** SOURCE MATERIAL follows **
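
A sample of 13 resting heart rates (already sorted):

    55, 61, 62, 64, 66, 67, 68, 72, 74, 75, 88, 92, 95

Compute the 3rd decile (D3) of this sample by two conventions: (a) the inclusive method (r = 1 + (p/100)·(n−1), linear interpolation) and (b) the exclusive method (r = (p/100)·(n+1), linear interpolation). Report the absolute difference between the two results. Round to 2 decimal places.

n = 13.
(a) r = 4.6; between ranks 4 (64) and 5 (66): 65.2.
(b) r = 4.2; between ranks 4 (64) and 5 (66): 64.4.
|65.2 − 64.4| = 0.8.

0.80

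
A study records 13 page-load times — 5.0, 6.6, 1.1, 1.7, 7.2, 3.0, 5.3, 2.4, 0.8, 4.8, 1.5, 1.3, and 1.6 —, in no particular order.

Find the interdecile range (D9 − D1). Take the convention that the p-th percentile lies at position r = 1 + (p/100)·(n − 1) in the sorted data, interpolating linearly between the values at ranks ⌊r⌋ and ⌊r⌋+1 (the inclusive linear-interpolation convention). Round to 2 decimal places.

5.20

Sorted: 0.8, 1.1, 1.3, 1.5, 1.6, 1.7, 2.4, 3.0, 4.8, 5.0, 5.3, 6.6, 7.2.
n = 13.
P10: r = 2.2; ranks 2–3 are 1.1, 1.3; interpolating gives 1.14.
P90: r = 11.8; ranks 11–12 are 5.3, 6.6; interpolating gives 6.34.
Difference: 6.34 − 1.14 = 5.2.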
** End of SOURCE MATERIAL **
EXERCISE DETAILS: Give back exactly the lines of the listing, starting with the first and ending with the one bearing "A study records". Add no other lines.

SOLUTION:
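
A sample of 13 resting heart rates (already sorted):

    55, 61, 62, 64, 66, 67, 68, 72, 74, 75, 88, 92, 95

Compute the 3rd decile (D3) of this sample by two conventions: (a) the inclusive method (r = 1 + (p/100)·(n−1), linear interpolation) and (b) the exclusive method (r = (p/100)·(n+1), linear interpolation). Report the absolute difference between the two results. Round to 2 decimal places.

n = 13.
(a) r = 4.6; between ranks 4 (64) and 5 (66): 65.2.
(b) r = 4.2; between ranks 4 (64) and 5 (66): 64.4.
|65.2 − 64.4| = 0.8.

0.80

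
A study records 13 page-load times — 5.0, 6.6, 1.1, 1.7, 7.2, 3.0, 5.3, 2.4, 0.8, 4.8, 1.5, 1.3, and 1.6 —, in no particular order.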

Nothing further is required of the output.